**Your instructions**
Below are the records; print them all without any alteration.
——————
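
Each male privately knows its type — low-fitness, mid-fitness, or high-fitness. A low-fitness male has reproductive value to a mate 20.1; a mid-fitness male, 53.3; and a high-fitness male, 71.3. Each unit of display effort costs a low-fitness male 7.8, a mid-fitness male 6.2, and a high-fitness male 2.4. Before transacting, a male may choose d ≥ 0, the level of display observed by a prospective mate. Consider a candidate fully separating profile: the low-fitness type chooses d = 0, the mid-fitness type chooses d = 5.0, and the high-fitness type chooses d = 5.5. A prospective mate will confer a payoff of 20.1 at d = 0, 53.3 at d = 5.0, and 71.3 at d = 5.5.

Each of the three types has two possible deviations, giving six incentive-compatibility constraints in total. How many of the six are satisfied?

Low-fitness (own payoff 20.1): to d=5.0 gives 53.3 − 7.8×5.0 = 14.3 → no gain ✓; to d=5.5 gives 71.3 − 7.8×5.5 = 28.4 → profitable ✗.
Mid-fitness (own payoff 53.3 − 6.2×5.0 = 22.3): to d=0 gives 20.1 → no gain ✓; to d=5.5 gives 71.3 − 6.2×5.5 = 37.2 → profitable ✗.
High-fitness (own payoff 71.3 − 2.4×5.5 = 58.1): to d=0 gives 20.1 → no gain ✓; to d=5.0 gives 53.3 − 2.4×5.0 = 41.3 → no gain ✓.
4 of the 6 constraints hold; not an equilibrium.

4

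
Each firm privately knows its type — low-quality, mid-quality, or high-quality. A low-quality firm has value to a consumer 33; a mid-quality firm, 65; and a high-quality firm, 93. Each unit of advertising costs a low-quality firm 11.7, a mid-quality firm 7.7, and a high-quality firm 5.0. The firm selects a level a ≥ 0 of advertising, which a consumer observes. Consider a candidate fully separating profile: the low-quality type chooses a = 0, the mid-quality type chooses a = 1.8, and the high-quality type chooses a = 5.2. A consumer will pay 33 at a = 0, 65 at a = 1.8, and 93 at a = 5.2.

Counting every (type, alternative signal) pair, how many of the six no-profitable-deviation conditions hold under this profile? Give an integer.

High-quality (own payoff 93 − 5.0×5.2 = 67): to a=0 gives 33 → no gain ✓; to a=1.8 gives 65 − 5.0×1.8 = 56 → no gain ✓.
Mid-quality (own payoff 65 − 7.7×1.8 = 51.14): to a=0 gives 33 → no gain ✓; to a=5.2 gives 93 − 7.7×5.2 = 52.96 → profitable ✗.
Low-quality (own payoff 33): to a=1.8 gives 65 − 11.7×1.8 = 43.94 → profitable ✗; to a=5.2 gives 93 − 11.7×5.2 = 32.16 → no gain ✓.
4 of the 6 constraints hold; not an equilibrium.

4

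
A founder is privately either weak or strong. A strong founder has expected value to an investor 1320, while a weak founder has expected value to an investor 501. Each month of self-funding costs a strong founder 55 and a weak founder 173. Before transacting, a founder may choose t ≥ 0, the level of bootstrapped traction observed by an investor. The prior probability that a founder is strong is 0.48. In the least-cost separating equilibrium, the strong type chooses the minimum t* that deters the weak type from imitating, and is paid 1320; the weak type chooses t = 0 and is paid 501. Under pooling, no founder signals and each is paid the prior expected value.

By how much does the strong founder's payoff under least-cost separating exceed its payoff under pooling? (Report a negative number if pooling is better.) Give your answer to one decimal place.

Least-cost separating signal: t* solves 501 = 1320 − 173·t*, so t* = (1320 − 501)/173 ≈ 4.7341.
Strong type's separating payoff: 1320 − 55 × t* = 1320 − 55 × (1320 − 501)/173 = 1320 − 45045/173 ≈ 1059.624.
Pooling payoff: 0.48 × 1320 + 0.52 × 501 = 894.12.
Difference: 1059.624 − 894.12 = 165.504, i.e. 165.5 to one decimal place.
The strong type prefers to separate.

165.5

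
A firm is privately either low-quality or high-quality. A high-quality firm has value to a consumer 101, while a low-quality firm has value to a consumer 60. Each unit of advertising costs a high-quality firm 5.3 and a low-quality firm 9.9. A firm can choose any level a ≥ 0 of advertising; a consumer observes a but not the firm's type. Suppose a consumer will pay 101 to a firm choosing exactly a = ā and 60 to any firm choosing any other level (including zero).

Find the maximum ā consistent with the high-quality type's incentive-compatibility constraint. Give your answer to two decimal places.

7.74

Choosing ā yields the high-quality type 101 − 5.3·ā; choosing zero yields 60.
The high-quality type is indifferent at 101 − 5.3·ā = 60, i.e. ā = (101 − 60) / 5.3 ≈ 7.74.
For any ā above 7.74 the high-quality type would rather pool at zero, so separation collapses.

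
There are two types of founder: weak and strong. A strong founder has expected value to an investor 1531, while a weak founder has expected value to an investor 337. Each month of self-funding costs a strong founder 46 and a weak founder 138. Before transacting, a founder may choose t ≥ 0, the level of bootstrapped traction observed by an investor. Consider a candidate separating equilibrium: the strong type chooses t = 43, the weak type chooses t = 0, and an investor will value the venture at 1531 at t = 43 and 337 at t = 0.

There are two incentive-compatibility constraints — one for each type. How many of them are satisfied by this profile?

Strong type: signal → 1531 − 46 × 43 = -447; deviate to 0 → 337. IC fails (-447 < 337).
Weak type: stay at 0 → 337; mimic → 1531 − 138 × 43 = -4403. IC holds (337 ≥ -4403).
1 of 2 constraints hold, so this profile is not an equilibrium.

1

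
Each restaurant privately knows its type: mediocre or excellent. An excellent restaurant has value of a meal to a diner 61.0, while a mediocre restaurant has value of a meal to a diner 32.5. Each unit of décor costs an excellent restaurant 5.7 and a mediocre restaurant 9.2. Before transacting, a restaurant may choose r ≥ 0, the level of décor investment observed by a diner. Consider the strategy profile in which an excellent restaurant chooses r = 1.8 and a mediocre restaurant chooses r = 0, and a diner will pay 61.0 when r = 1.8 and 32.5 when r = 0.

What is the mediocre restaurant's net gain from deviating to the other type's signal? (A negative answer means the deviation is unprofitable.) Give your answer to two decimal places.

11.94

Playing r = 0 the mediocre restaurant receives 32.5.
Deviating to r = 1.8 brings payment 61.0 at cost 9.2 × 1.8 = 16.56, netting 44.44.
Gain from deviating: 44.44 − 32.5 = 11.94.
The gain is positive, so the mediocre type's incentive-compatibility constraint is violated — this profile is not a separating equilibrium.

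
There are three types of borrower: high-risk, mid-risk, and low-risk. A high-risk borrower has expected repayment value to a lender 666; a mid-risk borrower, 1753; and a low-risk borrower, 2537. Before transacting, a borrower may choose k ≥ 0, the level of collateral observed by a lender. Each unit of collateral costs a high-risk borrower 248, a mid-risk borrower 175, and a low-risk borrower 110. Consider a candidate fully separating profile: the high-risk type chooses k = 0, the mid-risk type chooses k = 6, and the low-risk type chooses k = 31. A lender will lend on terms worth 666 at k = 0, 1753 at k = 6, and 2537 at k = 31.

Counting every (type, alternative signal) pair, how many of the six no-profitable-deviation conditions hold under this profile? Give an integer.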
——————
**Response for this exercise**
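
Each male privately knows its type — low-fitness, mid-fitness, or high-fitness. A low-fitness male has reproductive value to a mate 20.1; a mid-fitness male, 53.3; and a high-fitness male, 71.3. Each unit of display effort costs a low-fitness male 7.8, a mid-fitness male 6.2, and a high-fitness male 2.4. Before transacting, a male may choose d ≥ 0, the level of display observed by a prospective mate. Consider a candidate fully separating profile: the low-fitness type chooses d = 0, the mid-fitness type chooses d = 5.0, and the high-fitness type chooses d = 5.5. A prospective mate will confer a payoff of 20.1 at d = 0, 53.3 at d = 5.0, and 71.3 at d = 5.5.

Each of the three types has two possible deviations, giving six incentive-compatibility constraints in total. How many of the six are satisfied?

Low-fitness (own payoff 20.1): to d=5.0 gives 53.3 − 7.8×5.0 = 14.3 → no gain ✓; to d=5.5 gives 71.3 − 7.8×5.5 = 28.4 → profitable ✗.
Mid-fitness (own payoff 53.3 − 6.2×5.0 = 22.3): to d=0 gives 20.1 → no gain ✓; to d=5.5 gives 71.3 − 6.2×5.5 = 37.2 → profitable ✗.
High-fitness (own payoff 71.3 − 2.4×5.5 = 58.1): to d=0 gives 20.1 → no gain ✓; to d=5.0 gives 53.3 − 2.4×5.0 = 41.3 → no gain ✓.
4 of the 6 constraints hold; not an equilibrium.

4

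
Each firm privately knows its type — low-quality, mid-quality, or high-quality. A low-quality firm has value to a consumer 33; a mid-quality firm, 65; and a high-quality firm, 93. Each unit of advertising costs a low-quality firm 11.7, a mid-quality firm 7.7, and a high-quality firm 5.0. The firm selects a level a ≥ 0 of advertising, which a consumer observes. Consider a candidate fully separating profile: the low-quality type chooses a = 0, the mid-quality type chooses a = 1.8, and the high-quality type chooses a = 5.2. A consumer will pay 33 at a = 0, 65 at a = 1.8, and 93 at a = 5.2.

Counting every (type, alternative signal) pair, how many of the six no-profitable-deviation conditions hold under this profile? Give an integer.

High-quality (own payoff 93 − 5.0×5.2 = 67): to a=0 gives 33 → no gain ✓; to a=1.8 gives 65 − 5.0×1.8 = 56 → no gain ✓.
Mid-quality (own payoff 65 − 7.7×1.8 = 51.14): to a=0 gives 33 → no gain ✓; to a=5.2 gives 93 − 7.7×5.2 = 52.96 → profitable ✗.
Low-quality (own payoff 33): to a=1.8 gives 65 − 11.7×1.8 = 43.94 → profitable ✗; to a=5.2 gives 93 − 11.7×5.2 = 32.16 → no gain ✓.
4 of the 6 constraints hold; not an equilibrium.

4

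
A founder is privately either weak or strong. A strong founder has expected value to an investor 1320, while a weak founder has expected value to an investor 501. Each month of self-funding costs a strong founder 55 and a weak founder 173. Before transacting, a founder may choose t ≥ 0, the level of bootstrapped traction observed by an investor. The prior probability that a founder is strong is 0.48. In the least-cost separating equilibrium, the strong type chooses the minimum t* that deters the weak type from imitating, and is paid 1320; the weak type chooses t = 0 and is paid 501. Under pooling, no founder signals and each is paid the prior expected value.

By how much does the strong founder's payoff under least-cost separating exceed its payoff under pooling? (Report a negative number if pooling is better.) Give your answer to one decimal place.

Least-cost separating signal: t* solves 501 = 1320 − 173·t*, so t* = (1320 − 501)/173 ≈ 4.7341.
Strong type's separating payoff: 1320 − 55 × t* = 1320 − 55 × (1320 − 501)/173 = 1320 − 45045/173 ≈ 1059.624.
Pooling payoff: 0.48 × 1320 + 0.52 × 501 = 894.12.
Difference: 1059.624 − 894.12 = 165.504, i.e. 165.5 to one decimal place.
The strong type prefers to separate.

165.5

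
A firm is privately either low-quality or high-quality. A high-quality firm has value to a consumer 101, while a low-quality firm has value to a consumer 60. Each unit of advertising costs a high-quality firm 5.3 and a low-quality firm 9.9. A firm can choose any level a ≥ 0 of advertising; a consumer observes a but not the firm's type. Suppose a consumer will pay 101 to a firm choosing exactly a = ā and 60 to any firm choosing any other level (including zero).

Find the maximum ā consistent with the high-quality type's incentive-compatibility constraint. Give your answer to two decimal places.

7.74

Choosing ā yields the high-quality type 101 − 5.3·ā; choosing zero yields 60.
The high-quality type is indifferent at 101 − 5.3·ā = 60, i.e. ā = (101 − 60) / 5.3 ≈ 7.74.
For any ā above 7.74 the high-quality type would rather pool at zero, so separation collapses.

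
There are two types of founder: weak and strong. A strong founder has expected value to an investor 1531, while a weak founder has expected value to an investor 337. Each month of self-funding costs a strong founder 46 and a weak founder 138. Before transacting, a founder may choose t ≥ 0, the level of bootstrapped traction observed by an investor. Consider a candidate separating equilibrium: the strong type chooses t = 43, the weak type chooses t = 0, and an investor will value the venture at 1531 at t = 43 and 337 at t = 0.

There are two incentive-compatibility constraints — one for each type. How many of them are satisfied by this profile?

Strong type: signal → 1531 − 46 × 43 = -447; deviate to 0 → 337. IC fails (-447 < 337).
Weak type: stay at 0 → 337; mimic → 1531 − 138 × 43 = -4403. IC holds (337 ≥ -4403).
1 of 2 constraints hold, so this profile is not an equilibrium.

1

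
Each restaurant privately knows its type: mediocre or excellent. An excellent restaurant has value of a meal to a diner 61.0, while a mediocre restaurant has value of a meal to a diner 32.5. Each unit of décor costs an excellent restaurant 5.7 and a mediocre restaurant 9.2. Before transacting, a restaurant may choose r ≥ 0, the level of décor investment observed by a diner. Consider the strategy profile in which an excellent restaurant chooses r = 1.8 and a mediocre restaurant chooses r = 0, and a diner will pay 61.0 when r = 1.8 and 32.5 when r = 0.

What is the mediocre restaurant's net gain from deviating to the other type's signal? (A negative answer means the deviation is unprofitable.) Give your answer to two decimal places.

11.94

Playing r = 0 the mediocre restaurant receives 32.5.
Deviating to r = 1.8 brings payment 61.0 at cost 9.2 × 1.8 = 16.56, netting 44.44.
Gain from deviating: 44.44 − 32.5 = 11.94.
The gain is positive, so the mediocre type's incentive-compatibility constraint is violated — this profile is not a separating equilibrium.

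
There are three types of borrower: high-risk, mid-risk, and low-risk. A high-risk borrower has expected repayment value to a lender 666; a mid-risk borrower, 1753; and a low-risk borrower, 2537. Before transacting, a borrower may choose k ≥ 0, the level of collateral observed by a lender. Each unit of collateral costs a high-risk borrower 248, a mid-risk borrower 175, and a low-risk borrower 110. Consider a candidate fully separating profile: the high-risk type chooses k = 0, the mid-risk type chooses k = 6, and the low-risk type chooses k = 31. A lender will lend on terms worth 666 at k = 0, 1753 at k = 6, and 2537 at k = 31.

Counting every (type, alternative signal) pair, how many of the six no-profitable-deviation conditions hold under this profile? Give an integer.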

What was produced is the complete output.